→ **Goal of the exercise**
Retype the data below in full, keeping every character as it is.

Records drawn from a dataset
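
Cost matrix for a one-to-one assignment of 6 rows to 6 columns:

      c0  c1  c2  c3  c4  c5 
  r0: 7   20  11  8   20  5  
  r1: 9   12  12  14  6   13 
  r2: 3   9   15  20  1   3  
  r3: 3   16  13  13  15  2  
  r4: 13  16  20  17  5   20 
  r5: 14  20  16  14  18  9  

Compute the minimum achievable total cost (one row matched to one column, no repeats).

Minimum assignment cost: 46

one of 2 optimal assignments: row0→col3 (cost 8), row1→col1 (cost 12), row2→col0 (cost 3), row3→col5 (cost 2), row4→col4 (cost 5), row5→col2 (cost 16)
total = 8 + 12 + 3 + 2 + 5 + 16 = 46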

→ **Final answer**
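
Cost matrix for a one-to-one assignment of 6 rows to 6 columns:

      c0  c1  c2  c3  c4  c5 
  r0: 7   20  11  8   20  5  
  r1: 9   12  12  14  6   13 
  r2: 3   9   15  20  1   3  
  r3: 3   16  13  13  15  2  
  r4: 13  16  20  17  5   20 
  r5: 14  20  16  14  18  9  

Compute the minimum achievable total cost (one row matched to one column, no repeats).

Minimum assignment cost: 46

one of 2 optimal assignments: row0→col3 (cost 8), row1→col1 (cost 12), row2→col0 (cost 3), row3→col5 (cost 2), row4→col4 (cost 5), row5→col2 (cost 16)
total = 8 + 12 + 3 + 2 + 5 + 16 = 46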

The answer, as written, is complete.